───── SUPPLIED DATA ─────
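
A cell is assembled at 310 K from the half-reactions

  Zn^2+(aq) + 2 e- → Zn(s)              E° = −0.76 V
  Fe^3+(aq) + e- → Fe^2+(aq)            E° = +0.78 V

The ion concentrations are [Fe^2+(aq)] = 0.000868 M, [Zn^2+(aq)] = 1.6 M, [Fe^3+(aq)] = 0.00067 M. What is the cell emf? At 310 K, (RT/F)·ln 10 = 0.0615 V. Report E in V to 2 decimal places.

Fe³⁺/Fe²⁺ is reduced (cathode, E° = +0.78 V) and Zn²⁺/Zn is oxidized (anode).
E°cell = E°cat − E°an = +0.78 − (−0.76) = +1.54 V; n = 2.
The balanced reaction is 2 Fe^3+(aq) + Zn(s) → 2 Fe^2+(aq) + Zn^2+(aq), so Q = ([Fe^2+(aq)]^2·[Zn^2+(aq)]) / [Fe^3+(aq)]^2 = 2.69 and log Q = 0.429.
E = E° − (0.0615/n)·log Q = +1.54 − (0.0615/2)(0.429) = +1.53 V.

+1.53 V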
─────
THE PROBLEM => Once you have read the entries, reproduce each one exactly.

TASK OUTPUT =>
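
A cell is assembled at 310 K from the half-reactions

  Zn^2+(aq) + 2 e- → Zn(s)              E° = −0.76 V
  Fe^3+(aq) + e- → Fe^2+(aq)            E° = +0.78 V

The ion concentrations are [Fe^2+(aq)] = 0.000868 M, [Zn^2+(aq)] = 1.6 M, [Fe^3+(aq)] = 0.00067 M. What is the cell emf? At 310 K, (RT/F)·ln 10 = 0.0615 V. Report E in V to 2 decimal places.

Fe³⁺/Fe²⁺ is reduced (cathode, E° = +0.78 V) and Zn²⁺/Zn is oxidized (anode).
E°cell = E°cat − E°an = +0.78 − (−0.76) = +1.54 V; n = 2.
The balanced reaction is 2 Fe^3+(aq) + Zn(s) → 2 Fe^2+(aq) + Zn^2+(aq), so Q = ([Fe^2+(aq)]^2·[Zn^2+(aq)]) / [Fe^3+(aq)]^2 = 2.69 and log Q = 0.429.
E = E° − (0.0615/n)·log Q = +1.54 − (0.0615/2)(0.429) = +1.53 V.

+1.53 V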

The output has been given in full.